[Excerpts from a dataset]
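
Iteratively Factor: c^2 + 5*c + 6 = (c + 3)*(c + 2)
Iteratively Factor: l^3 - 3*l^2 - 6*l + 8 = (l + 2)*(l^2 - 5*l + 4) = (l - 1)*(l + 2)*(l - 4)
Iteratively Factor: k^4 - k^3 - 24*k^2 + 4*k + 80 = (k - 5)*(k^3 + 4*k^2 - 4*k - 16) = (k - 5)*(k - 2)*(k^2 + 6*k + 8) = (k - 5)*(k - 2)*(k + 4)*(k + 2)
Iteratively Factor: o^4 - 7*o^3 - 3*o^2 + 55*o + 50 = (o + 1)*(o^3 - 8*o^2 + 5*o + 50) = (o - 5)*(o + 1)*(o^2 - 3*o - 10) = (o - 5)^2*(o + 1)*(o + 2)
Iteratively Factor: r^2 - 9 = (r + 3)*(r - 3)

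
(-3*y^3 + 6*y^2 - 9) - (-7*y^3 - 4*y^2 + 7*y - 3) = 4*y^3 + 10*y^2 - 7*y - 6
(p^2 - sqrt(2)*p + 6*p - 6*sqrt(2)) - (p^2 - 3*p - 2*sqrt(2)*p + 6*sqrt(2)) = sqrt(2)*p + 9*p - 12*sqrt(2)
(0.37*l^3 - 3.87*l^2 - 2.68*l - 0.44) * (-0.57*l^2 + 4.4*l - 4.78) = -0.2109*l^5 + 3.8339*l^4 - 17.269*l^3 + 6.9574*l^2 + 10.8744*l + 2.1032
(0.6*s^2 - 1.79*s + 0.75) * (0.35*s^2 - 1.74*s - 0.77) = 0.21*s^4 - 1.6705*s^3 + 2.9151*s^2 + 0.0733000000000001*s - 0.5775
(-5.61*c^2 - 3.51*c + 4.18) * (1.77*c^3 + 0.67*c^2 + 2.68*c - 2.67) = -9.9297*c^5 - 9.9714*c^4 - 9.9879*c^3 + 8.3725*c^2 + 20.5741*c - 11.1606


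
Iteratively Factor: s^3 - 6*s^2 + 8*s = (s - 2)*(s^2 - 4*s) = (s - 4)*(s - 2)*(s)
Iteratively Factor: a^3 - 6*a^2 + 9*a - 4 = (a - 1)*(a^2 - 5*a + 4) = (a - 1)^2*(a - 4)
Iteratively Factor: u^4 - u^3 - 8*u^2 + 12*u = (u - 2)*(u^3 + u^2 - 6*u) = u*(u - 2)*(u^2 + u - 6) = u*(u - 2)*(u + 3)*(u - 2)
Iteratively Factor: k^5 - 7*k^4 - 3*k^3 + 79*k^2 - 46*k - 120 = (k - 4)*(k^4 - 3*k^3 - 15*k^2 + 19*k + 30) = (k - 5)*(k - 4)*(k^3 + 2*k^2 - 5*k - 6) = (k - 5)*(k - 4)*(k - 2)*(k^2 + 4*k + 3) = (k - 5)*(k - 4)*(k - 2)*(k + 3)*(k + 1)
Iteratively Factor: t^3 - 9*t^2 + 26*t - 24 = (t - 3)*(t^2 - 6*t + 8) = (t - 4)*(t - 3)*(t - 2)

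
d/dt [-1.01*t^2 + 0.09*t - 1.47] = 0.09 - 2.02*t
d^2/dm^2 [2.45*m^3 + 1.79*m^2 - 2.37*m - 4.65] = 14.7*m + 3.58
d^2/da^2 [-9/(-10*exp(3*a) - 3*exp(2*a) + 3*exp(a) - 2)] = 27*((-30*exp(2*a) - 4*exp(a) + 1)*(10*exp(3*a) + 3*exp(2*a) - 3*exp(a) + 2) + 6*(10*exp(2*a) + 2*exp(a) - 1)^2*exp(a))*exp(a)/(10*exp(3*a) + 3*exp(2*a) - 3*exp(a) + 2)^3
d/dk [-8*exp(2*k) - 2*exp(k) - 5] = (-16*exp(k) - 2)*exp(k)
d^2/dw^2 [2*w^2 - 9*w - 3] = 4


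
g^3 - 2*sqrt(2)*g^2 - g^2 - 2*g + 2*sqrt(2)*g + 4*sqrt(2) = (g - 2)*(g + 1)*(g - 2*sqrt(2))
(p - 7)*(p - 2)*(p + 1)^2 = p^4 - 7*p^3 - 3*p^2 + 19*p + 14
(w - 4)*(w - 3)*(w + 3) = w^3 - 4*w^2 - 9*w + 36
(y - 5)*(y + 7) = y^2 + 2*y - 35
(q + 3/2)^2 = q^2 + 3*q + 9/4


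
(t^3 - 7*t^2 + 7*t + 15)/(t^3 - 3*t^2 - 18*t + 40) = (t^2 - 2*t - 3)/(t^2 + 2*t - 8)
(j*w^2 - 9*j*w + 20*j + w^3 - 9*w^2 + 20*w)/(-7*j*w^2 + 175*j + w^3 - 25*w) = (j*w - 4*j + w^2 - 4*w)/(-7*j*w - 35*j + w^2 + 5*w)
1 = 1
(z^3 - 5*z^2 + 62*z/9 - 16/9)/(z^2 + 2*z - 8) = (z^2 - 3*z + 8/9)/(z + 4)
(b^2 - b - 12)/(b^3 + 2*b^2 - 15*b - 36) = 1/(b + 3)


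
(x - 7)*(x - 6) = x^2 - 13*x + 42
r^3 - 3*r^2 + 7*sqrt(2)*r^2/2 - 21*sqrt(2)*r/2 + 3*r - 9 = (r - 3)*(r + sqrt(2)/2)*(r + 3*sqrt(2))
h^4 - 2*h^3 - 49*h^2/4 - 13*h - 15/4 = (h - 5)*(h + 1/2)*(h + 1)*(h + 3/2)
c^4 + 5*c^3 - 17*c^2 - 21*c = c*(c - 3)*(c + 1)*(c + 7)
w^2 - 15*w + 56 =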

TASK DIRECTIONS - Would you print, exactly as written, every line above from the one holding "Iteratively Factor: u^4" through the one holding "d^2/dm^2 [2.45*m^3 +", with both included and no other lines?

TASK RESULT -
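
Iteratively Factor: u^4 - u^3 - 8*u^2 + 12*u = (u - 2)*(u^3 + u^2 - 6*u) = u*(u - 2)*(u^2 + u - 6) = u*(u - 2)*(u + 3)*(u - 2)
Iteratively Factor: k^5 - 7*k^4 - 3*k^3 + 79*k^2 - 46*k - 120 = (k - 4)*(k^4 - 3*k^3 - 15*k^2 + 19*k + 30) = (k - 5)*(k - 4)*(k^3 + 2*k^2 - 5*k - 6) = (k - 5)*(k - 4)*(k - 2)*(k^2 + 4*k + 3) = (k - 5)*(k - 4)*(k - 2)*(k + 3)*(k + 1)
Iteratively Factor: t^3 - 9*t^2 + 26*t - 24 = (t - 3)*(t^2 - 6*t + 8) = (t - 4)*(t - 3)*(t - 2)

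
d/dt [-1.01*t^2 + 0.09*t - 1.47] = 0.09 - 2.02*t
d^2/dm^2 [2.45*m^3 + 1.79*m^2 - 2.37*m - 4.65] = 14.7*m + 3.58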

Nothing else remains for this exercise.